● **Task objective**:
Transcribe the records word for word, beginning with the first line and ending with the line that contains "9. rotate_left(0, 4, k=3)"; include nothing else.
[Records provided]
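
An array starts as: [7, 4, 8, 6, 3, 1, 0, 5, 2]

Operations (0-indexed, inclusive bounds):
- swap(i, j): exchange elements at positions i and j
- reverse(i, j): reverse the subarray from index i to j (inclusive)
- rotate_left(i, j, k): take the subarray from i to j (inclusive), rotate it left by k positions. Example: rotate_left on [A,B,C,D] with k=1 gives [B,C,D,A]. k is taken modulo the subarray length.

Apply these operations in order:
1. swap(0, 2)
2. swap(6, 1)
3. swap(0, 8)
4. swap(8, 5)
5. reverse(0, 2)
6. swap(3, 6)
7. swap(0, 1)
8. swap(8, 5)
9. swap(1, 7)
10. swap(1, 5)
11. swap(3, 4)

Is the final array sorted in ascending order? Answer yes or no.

Answer: yes

Derivation:
After 1 (swap(0, 2)): [8, 4, 7, 6, 3, 1, 0, 5, 2]
After 2 (swap(6, 1)): [8, 0, 7, 6, 3, 1, 4, 5, 2]
After 3 (swap(0, 8)): [2, 0, 7, 6, 3, 1, 4, 5, 8]
After 4 (swap(8, 5)): [2, 0, 7, 6, 3, 8, 4, 5, 1]
After 5 (reverse(0, 2)): [7, 0, 2, 6, 3, 8, 4, 5, 1]
After 6 (swap(3, 6)): [7, 0, 2, 4, 3, 8, 6, 5, 1]
After 7 (swap(0, 1)): [0, 7, 2, 4, 3, 8, 6, 5, 1]
After 8 (swap(8, 5)): [0, 7, 2, 4, 3, 1, 6, 5, 8]
After 9 (swap(1, 7)): [0, 5, 2, 4, 3, 1, 6, 7, 8]
After 10 (swap(1, 5)): [0, 1, 2, 4, 3, 5, 6, 7, 8]
After 11 (swap(3, 4)): [0, 1, 2, 3, 4, 5, 6, 7, 8]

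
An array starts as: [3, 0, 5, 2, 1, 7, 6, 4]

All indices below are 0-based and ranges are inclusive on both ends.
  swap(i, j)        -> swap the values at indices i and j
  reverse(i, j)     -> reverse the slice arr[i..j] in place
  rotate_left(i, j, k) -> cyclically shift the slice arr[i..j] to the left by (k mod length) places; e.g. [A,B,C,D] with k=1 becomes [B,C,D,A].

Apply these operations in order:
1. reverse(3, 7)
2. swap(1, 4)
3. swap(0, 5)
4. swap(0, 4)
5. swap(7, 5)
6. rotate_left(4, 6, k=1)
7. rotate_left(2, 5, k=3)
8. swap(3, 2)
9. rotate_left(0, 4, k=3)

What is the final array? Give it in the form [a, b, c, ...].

Answer: [1, 4, 0, 6, 5, 2, 7, 3]

Derivation:
After 1 (reverse(3, 7)): [3, 0, 5, 4, 6, 7, 1, 2]
After 2 (swap(1, 4)): [3, 6, 5, 4, 0, 7, 1, 2]
After 3 (swap(0, 5)): [7, 6, 5, 4, 0, 3, 1, 2]
After 4 (swap(0, 4)): [0, 6, 5, 4, 7, 3, 1, 2]
After 5 (swap(7, 5)): [0, 6, 5, 4, 7, 2, 1, 3]
After 6 (rotate_left(4, 6, k=1)): [0, 6, 5, 4, 2, 1, 7, 3]
After 7 (rotate_left(2, 5, k=3)): [0, 6, 1, 5, 4, 2, 7, 3]
After 8 (swap(3, 2)): [0, 6, 5, 1, 4, 2, 7, 3]
After 9 (rotate_left(0, 4, k=3)): [1, 4, 0, 6, 5, 2, 7, 3]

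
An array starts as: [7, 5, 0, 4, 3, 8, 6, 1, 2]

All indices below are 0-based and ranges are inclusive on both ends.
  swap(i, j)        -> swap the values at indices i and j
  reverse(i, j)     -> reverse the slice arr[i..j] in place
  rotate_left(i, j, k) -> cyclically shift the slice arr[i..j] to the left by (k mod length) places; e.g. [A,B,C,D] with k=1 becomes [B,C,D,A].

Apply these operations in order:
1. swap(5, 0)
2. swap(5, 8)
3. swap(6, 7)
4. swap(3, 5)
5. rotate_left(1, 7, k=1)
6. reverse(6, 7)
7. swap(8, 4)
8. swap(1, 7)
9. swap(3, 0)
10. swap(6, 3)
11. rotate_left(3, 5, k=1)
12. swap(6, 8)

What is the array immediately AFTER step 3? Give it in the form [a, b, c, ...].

Answer: [8, 5, 0, 4, 3, 2, 1, 6, 7]

Derivation:
After 1 (swap(5, 0)): [8, 5, 0, 4, 3, 7, 6, 1, 2]
After 2 (swap(5, 8)): [8, 5, 0, 4, 3, 2, 6, 1, 7]
After 3 (swap(6, 7)): [8, 5, 0, 4, 3, 2, 1, 6, 7]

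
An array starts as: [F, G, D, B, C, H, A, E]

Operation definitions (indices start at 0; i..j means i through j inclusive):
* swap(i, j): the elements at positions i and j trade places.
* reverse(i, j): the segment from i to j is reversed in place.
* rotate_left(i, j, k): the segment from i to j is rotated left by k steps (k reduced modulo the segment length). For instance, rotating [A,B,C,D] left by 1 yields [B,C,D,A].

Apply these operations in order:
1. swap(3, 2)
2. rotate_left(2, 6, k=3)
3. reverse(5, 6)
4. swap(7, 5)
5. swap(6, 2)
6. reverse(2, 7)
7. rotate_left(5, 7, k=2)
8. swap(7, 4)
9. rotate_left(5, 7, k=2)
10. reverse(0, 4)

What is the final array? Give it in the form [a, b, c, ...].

After 1 (swap(3, 2)): [F, G, B, D, C, H, A, E]
After 2 (rotate_left(2, 6, k=3)): [F, G, H, A, B, D, C, E]
After 3 (reverse(5, 6)): [F, G, H, A, B, C, D, E]
After 4 (swap(7, 5)): [F, G, H, A, B, E, D, C]
After 5 (swap(6, 2)): [F, G, D, A, B, E, H, C]
After 6 (reverse(2, 7)): [F, G, C, H, E, B, A, D]
After 7 (rotate_left(5, 7, k=2)): [F, G, C, H, E, D, B, A]
After 8 (swap(7, 4)): [F, G, C, H, A, D, B, E]
After 9 (rotate_left(5, 7, k=2)): [F, G, C, H, A, E, D, B]
After 10 (reverse(0, 4)): [A, H, C, G, F, E, D, B]

Answer: [A, H, C, G, F, E, D, B]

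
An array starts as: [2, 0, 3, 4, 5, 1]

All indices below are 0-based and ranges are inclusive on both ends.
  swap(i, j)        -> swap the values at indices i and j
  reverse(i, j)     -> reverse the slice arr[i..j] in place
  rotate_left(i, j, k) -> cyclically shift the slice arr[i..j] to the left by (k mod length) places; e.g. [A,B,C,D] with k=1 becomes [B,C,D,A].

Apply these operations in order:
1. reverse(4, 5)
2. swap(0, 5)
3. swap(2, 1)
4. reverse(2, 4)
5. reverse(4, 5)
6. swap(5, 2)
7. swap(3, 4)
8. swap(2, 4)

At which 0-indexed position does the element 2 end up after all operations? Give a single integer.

Answer: 3

Derivation:
After 1 (reverse(4, 5)): [2, 0, 3, 4, 1, 5]
After 2 (swap(0, 5)): [5, 0, 3, 4, 1, 2]
After 3 (swap(2, 1)): [5, 3, 0, 4, 1, 2]
After 4 (reverse(2, 4)): [5, 3, 1, 4, 0, 2]
After 5 (reverse(4, 5)): [5, 3, 1, 4, 2, 0]
After 6 (swap(5, 2)): [5, 3, 0, 4, 2, 1]
After 7 (swap(3, 4)): [5, 3, 0, 2, 4, 1]
After 8 (swap(2, 4)): [5, 3, 4, 2, 0, 1]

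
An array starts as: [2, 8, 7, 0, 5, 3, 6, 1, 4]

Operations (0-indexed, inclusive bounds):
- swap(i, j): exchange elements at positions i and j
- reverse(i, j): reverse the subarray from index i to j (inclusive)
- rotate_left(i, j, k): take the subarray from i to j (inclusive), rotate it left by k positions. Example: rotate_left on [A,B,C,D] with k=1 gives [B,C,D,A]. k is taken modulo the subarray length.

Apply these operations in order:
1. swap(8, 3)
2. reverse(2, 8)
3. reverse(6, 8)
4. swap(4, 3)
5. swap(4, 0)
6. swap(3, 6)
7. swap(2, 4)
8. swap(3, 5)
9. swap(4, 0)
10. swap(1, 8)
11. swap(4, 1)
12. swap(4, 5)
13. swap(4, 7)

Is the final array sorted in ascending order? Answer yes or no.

After 1 (swap(8, 3)): [2, 8, 7, 4, 5, 3, 6, 1, 0]
After 2 (reverse(2, 8)): [2, 8, 0, 1, 6, 3, 5, 4, 7]
After 3 (reverse(6, 8)): [2, 8, 0, 1, 6, 3, 7, 4, 5]
After 4 (swap(4, 3)): [2, 8, 0, 6, 1, 3, 7, 4, 5]
After 5 (swap(4, 0)): [1, 8, 0, 6, 2, 3, 7, 4, 5]
After 6 (swap(3, 6)): [1, 8, 0, 7, 2, 3, 6, 4, 5]
After 7 (swap(2, 4)): [1, 8, 2, 7, 0, 3, 6, 4, 5]
After 8 (swap(3, 5)): [1, 8, 2, 3, 0, 7, 6, 4, 5]
After 9 (swap(4, 0)): [0, 8, 2, 3, 1, 7, 6, 4, 5]
After 10 (swap(1, 8)): [0, 5, 2, 3, 1, 7, 6, 4, 8]
After 11 (swap(4, 1)): [0, 1, 2, 3, 5, 7, 6, 4, 8]
After 12 (swap(4, 5)): [0, 1, 2, 3, 7, 5, 6, 4, 8]
After 13 (swap(4, 7)): [0, 1, 2, 3, 4, 5, 6, 7, 8]

Answer: yes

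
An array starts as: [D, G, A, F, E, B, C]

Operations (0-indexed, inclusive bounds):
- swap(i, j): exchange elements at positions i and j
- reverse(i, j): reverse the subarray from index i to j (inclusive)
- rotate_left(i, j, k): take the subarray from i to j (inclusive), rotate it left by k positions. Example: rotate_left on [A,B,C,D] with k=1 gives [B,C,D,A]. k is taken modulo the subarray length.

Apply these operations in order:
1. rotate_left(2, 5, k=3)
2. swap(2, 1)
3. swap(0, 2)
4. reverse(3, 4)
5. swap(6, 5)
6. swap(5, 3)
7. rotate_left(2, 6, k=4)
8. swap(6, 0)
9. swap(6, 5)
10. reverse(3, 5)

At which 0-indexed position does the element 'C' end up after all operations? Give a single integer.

Answer: 4

Derivation:
After 1 (rotate_left(2, 5, k=3)): [D, G, B, A, F, E, C]
After 2 (swap(2, 1)): [D, B, G, A, F, E, C]
After 3 (swap(0, 2)): [G, B, D, A, F, E, C]
After 4 (reverse(3, 4)): [G, B, D, F, A, E, C]
After 5 (swap(6, 5)): [G, B, D, F, A, C, E]
After 6 (swap(5, 3)): [G, B, D, C, A, F, E]
After 7 (rotate_left(2, 6, k=4)): [G, B, E, D, C, A, F]
After 8 (swap(6, 0)): [F, B, E, D, C, A, G]
After 9 (swap(6, 5)): [F, B, E, D, C, G, A]
After 10 (reverse(3, 5)): [F, B, E, G, C, D, A]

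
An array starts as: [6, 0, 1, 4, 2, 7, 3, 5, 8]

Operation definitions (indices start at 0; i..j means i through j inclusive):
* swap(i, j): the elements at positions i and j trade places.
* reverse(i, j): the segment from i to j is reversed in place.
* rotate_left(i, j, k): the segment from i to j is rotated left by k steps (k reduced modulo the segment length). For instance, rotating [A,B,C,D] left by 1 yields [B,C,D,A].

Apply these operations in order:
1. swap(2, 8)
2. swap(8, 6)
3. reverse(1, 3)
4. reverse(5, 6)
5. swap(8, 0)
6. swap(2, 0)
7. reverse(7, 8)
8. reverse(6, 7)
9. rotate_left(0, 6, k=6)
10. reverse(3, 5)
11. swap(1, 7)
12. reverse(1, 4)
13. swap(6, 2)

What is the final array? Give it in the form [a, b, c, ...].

Answer: [6, 0, 1, 4, 7, 3, 2, 8, 5]

Derivation:
After 1 (swap(2, 8)): [6, 0, 8, 4, 2, 7, 3, 5, 1]
After 2 (swap(8, 6)): [6, 0, 8, 4, 2, 7, 1, 5, 3]
After 3 (reverse(1, 3)): [6, 4, 8, 0, 2, 7, 1, 5, 3]
After 4 (reverse(5, 6)): [6, 4, 8, 0, 2, 1, 7, 5, 3]
After 5 (swap(8, 0)): [3, 4, 8, 0, 2, 1, 7, 5, 6]
After 6 (swap(2, 0)): [8, 4, 3, 0, 2, 1, 7, 5, 6]
After 7 (reverse(7, 8)): [8, 4, 3, 0, 2, 1, 7, 6, 5]
After 8 (reverse(6, 7)): [8, 4, 3, 0, 2, 1, 6, 7, 5]
After 9 (rotate_left(0, 6, k=6)): [6, 8, 4, 3, 0, 2, 1, 7, 5]
After 10 (reverse(3, 5)): [6, 8, 4, 2, 0, 3, 1, 7, 5]
After 11 (swap(1, 7)): [6, 7, 4, 2, 0, 3, 1, 8, 5]
After 12 (reverse(1, 4)): [6, 0, 2, 4, 7, 3, 1, 8, 5]
After 13 (swap(6, 2)): [6, 0, 1, 4, 7, 3, 2, 8, 5]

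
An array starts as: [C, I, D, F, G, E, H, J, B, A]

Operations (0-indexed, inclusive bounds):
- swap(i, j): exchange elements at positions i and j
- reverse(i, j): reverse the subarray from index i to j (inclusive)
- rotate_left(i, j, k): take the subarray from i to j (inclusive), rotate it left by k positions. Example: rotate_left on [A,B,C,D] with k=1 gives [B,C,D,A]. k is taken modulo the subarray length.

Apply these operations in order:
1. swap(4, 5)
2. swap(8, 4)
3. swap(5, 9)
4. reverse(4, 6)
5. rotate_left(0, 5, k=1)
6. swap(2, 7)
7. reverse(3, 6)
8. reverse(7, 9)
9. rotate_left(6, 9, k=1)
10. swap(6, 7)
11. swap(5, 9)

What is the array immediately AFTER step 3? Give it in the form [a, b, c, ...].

After 1 (swap(4, 5)): [C, I, D, F, E, G, H, J, B, A]
After 2 (swap(8, 4)): [C, I, D, F, B, G, H, J, E, A]
After 3 (swap(5, 9)): [C, I, D, F, B, A, H, J, E, G]

Answer: [C, I, D, F, B, A, H, J, E, G]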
[/Records provided]
● **Final answer**:
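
An array starts as: [7, 4, 8, 6, 3, 1, 0, 5, 2]

Operations (0-indexed, inclusive bounds):
- swap(i, j): exchange elements at positions i and j
- reverse(i, j): reverse the subarray from index i to j (inclusive)
- rotate_left(i, j, k): take the subarray from i to j (inclusive), rotate it left by k positions. Example: rotate_left on [A,B,C,D] with k=1 gives [B,C,D,A]. k is taken modulo the subarray length.

Apply these operations in order:
1. swap(0, 2)
2. swap(6, 1)
3. swap(0, 8)
4. swap(8, 5)
5. reverse(0, 2)
6. swap(3, 6)
7. swap(0, 1)
8. swap(8, 5)
9. swap(1, 7)
10. swap(1, 5)
11. swap(3, 4)

Is the final array sorted in ascending order? Answer yes or no.

Answer: yes

Derivation:
After 1 (swap(0, 2)): [8, 4, 7, 6, 3, 1, 0, 5, 2]
After 2 (swap(6, 1)): [8, 0, 7, 6, 3, 1, 4, 5, 2]
After 3 (swap(0, 8)): [2, 0, 7, 6, 3, 1, 4, 5, 8]
After 4 (swap(8, 5)): [2, 0, 7, 6, 3, 8, 4, 5, 1]
After 5 (reverse(0, 2)): [7, 0, 2, 6, 3, 8, 4, 5, 1]
After 6 (swap(3, 6)): [7, 0, 2, 4, 3, 8, 6, 5, 1]
After 7 (swap(0, 1)): [0, 7, 2, 4, 3, 8, 6, 5, 1]
After 8 (swap(8, 5)): [0, 7, 2, 4, 3, 1, 6, 5, 8]
After 9 (swap(1, 7)): [0, 5, 2, 4, 3, 1, 6, 7, 8]
After 10 (swap(1, 5)): [0, 1, 2, 4, 3, 5, 6, 7, 8]
After 11 (swap(3, 4)): [0, 1, 2, 3, 4, 5, 6, 7, 8]

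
An array starts as: [3, 0, 5, 2, 1, 7, 6, 4]

All indices below are 0-based and ranges are inclusive on both ends.
  swap(i, j)        -> swap the values at indices i and j
  reverse(i, j)     -> reverse the slice arr[i..j] in place
  rotate_left(i, j, k) -> cyclically shift the slice arr[i..j] to the left by (k mod length) places; e.g. [A,B,C,D] with k=1 becomes [B,C,D,A].

Apply these operations in order:
1. reverse(3, 7)
2. swap(1, 4)
3. swap(0, 5)
4. swap(0, 4)
5. swap(7, 5)
6. rotate_left(4, 6, k=1)
7. rotate_left(2, 5, k=3)
8. swap(3, 2)
9. rotate_left(0, 4, k=3)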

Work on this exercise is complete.